# Instructions for the task
Work through the data below and give the number of lines holding "substrate", nothing more.

++++ Data for this task ++++

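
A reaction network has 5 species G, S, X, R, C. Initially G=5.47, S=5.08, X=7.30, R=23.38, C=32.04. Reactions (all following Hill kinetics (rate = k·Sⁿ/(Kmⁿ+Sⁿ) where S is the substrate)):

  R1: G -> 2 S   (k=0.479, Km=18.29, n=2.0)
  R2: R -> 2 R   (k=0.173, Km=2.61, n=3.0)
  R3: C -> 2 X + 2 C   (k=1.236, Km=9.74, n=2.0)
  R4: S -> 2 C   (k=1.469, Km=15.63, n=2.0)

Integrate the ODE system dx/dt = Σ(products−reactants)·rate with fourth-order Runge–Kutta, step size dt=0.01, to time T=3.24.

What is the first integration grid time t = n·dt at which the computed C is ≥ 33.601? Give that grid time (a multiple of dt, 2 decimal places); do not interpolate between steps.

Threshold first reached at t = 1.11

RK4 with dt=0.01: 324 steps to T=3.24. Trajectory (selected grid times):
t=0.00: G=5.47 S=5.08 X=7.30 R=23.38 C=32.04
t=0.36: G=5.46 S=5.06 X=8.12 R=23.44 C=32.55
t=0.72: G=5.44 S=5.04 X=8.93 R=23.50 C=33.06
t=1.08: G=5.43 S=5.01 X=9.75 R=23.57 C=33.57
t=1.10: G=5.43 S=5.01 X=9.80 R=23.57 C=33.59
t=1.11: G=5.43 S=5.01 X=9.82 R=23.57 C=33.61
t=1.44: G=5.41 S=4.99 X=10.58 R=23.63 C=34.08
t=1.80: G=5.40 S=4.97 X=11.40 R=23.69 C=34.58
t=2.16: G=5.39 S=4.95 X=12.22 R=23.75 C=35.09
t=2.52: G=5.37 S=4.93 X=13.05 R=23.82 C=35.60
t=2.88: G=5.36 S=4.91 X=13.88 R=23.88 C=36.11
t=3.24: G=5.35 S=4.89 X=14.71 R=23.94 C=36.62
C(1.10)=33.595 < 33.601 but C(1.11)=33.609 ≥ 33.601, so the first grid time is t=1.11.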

++++
++++ Data for this task ++++

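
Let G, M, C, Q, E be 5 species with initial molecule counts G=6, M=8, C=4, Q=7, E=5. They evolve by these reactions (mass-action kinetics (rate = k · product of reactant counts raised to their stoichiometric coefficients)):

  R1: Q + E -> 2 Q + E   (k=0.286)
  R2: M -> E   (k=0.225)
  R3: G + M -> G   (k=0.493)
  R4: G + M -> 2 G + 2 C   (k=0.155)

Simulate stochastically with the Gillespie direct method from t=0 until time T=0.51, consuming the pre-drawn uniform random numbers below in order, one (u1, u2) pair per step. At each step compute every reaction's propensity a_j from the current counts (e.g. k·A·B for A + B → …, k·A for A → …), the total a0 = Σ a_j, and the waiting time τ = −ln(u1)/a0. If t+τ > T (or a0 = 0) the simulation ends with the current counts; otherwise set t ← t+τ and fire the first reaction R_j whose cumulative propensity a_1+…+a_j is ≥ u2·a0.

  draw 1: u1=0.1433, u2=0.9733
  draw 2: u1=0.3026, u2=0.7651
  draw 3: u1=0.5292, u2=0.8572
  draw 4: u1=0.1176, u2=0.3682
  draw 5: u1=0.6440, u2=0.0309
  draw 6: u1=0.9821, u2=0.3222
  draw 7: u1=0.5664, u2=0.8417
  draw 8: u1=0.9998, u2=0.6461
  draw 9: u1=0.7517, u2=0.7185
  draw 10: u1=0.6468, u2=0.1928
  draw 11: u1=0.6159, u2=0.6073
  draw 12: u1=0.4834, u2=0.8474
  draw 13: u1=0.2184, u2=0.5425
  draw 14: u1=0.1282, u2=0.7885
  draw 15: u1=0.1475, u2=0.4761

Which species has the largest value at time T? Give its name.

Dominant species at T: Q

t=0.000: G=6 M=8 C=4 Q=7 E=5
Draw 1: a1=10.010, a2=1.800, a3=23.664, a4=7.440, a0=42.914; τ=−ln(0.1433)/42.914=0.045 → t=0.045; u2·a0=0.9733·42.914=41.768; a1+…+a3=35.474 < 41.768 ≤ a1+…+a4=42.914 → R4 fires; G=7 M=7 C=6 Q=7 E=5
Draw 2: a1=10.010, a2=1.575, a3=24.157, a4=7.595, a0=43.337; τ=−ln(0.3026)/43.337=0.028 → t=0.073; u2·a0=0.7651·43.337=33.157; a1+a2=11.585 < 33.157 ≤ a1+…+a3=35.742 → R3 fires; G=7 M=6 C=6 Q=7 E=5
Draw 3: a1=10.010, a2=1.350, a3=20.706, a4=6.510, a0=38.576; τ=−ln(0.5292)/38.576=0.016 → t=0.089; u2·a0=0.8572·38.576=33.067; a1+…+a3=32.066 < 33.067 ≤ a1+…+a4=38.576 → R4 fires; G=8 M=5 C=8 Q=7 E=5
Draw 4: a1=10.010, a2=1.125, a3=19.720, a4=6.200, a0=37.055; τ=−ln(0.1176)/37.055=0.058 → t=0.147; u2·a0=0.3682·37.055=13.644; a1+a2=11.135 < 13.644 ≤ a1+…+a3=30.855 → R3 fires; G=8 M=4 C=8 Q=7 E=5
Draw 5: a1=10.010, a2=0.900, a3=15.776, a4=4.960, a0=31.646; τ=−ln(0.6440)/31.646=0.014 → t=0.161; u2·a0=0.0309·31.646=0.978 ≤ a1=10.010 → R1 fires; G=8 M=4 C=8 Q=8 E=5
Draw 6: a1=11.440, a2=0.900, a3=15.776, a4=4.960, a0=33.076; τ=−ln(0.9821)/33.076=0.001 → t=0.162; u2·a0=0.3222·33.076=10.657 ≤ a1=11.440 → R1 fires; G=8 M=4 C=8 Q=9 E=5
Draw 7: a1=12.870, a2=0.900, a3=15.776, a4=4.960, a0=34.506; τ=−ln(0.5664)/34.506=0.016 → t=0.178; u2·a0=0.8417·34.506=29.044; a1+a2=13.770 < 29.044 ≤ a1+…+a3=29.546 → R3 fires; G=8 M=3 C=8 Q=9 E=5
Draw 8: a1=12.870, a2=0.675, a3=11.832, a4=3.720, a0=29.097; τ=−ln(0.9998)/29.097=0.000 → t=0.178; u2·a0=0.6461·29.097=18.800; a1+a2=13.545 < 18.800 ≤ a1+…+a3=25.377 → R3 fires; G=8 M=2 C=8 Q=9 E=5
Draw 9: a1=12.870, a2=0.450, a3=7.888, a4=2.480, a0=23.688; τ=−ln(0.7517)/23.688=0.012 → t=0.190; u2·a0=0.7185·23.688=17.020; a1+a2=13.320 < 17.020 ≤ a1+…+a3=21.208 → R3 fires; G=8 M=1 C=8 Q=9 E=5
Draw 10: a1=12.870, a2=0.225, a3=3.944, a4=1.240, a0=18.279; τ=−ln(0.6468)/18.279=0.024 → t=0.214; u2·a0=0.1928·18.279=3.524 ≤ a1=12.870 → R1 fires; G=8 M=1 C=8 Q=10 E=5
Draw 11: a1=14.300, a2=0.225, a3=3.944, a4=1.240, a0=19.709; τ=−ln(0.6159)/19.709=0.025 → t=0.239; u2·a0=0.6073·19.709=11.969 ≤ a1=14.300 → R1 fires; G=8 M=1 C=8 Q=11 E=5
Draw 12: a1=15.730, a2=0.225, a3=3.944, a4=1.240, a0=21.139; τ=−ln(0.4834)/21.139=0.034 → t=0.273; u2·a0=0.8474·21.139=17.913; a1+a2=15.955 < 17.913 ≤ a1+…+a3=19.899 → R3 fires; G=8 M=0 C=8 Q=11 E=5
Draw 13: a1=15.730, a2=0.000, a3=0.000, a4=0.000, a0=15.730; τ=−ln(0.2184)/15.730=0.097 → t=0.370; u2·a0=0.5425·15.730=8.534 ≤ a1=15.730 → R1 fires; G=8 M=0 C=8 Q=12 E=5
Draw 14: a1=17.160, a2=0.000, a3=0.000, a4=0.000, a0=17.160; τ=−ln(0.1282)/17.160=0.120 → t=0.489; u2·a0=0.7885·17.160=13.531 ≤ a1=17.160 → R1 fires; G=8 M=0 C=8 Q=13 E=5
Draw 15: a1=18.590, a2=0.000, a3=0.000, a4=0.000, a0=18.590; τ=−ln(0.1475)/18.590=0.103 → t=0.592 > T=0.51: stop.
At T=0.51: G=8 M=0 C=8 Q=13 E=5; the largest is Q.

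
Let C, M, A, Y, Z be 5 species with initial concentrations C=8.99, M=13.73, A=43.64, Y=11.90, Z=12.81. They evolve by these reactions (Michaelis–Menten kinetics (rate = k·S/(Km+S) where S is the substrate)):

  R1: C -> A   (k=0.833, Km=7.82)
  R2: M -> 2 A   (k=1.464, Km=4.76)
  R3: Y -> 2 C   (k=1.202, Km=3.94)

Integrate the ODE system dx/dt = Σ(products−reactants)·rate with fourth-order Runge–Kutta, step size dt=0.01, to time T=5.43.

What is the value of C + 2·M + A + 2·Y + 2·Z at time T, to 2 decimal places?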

++++

# Written solution
2